SUPPLIED DATA Block Start

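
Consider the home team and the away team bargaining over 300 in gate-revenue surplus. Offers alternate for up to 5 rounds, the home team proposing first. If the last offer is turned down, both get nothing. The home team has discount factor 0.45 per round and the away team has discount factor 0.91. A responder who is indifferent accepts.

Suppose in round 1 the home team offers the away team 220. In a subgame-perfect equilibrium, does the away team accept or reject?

Work out the away team's continuation value if the offer is rejected.
Round 5 (the home team proposes): the away team will accept anything ≥ 0, so the home team offers 0 and keeps 300.
Round 4 (the away team proposes): the home team can get 300 next round, worth 0.45 × 300 = 135 now. The away team offers 135 and keeps 300 − 135 = 165.
Round 3 (the home team proposes): the away team can get 165 next round, worth 0.91 × 165 = 150.15 now, so the home team offers 150.15, keeping 149.85.
Round 2 (the away team proposes): the home team can get 149.85 next round, worth 0.45 × 149.85 = 67.4325 now, so the away team offers 67.4325, keeping 232.5675.
So by rejecting in round 1, the away team gets 232.5675 next round, worth 0.91 × 232.5675 = 211.636425 now.
Offer 220 ≥ 211.636425, so the away team accepts.

Accept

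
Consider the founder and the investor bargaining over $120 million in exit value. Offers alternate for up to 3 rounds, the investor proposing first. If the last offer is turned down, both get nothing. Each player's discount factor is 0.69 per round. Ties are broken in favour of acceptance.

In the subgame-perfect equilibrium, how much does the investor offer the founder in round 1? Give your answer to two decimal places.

Solve by backward induction from round 3.
Round 3 (the investor proposes): rejection yields 0 for the founder; the investor offers 0 and keeps 120.
Round 2 (the founder proposes): the investor can get 120 next round, worth 0.69 × 120 = 82.8 now, so the founder offers 82.8, keeping 37.2.
Round 1 (the investor proposes): the founder can get 37.2 next round, worth 0.69 × 37.2 = 25.668 now; the investor offers that and keeps 94.332.

25.67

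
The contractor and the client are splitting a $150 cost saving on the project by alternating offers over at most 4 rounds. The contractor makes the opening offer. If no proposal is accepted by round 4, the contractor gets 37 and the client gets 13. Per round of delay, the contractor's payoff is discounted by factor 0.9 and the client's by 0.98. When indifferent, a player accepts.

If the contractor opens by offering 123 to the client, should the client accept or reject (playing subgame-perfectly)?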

SUPPLIED DATA Block End

### WHAT TO DO
The answer should be an exact copy of the lines from the one containing "In the subgame-perfect" through the last line of the entries, both included.

### RESULT OF THIS EXERCISE
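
In the subgame-perfect equilibrium, how much does the investor offer the founder in round 1? Give your answer to two decimal places.

Solve by backward induction from round 3.
Round 3 (the investor proposes): rejection yields 0 for the founder; the investor offers 0 and keeps 120.
Round 2 (the founder proposes): the investor can get 120 next round, worth 0.69 × 120 = 82.8 now, so the founder offers 82.8, keeping 37.2.
Round 1 (the investor proposes): the founder can get 37.2 next round, worth 0.69 × 37.2 = 25.668 now; the investor offers that and keeps 94.332.

25.67

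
The contractor and the client are splitting a $150 cost saving on the project by alternating offers over at most 4 rounds. The contractor makes the opening offer. If no proposal is accepted by round 4, the contractor gets 37 and the client gets 13. Per round of delay, the contractor's payoff is discounted by factor 0.9 and the client's by 0.98. When indifferent, a player accepts.

If the contractor opens by offering 123 to the client, should the client accept or reject (playing subgame-perfectly)?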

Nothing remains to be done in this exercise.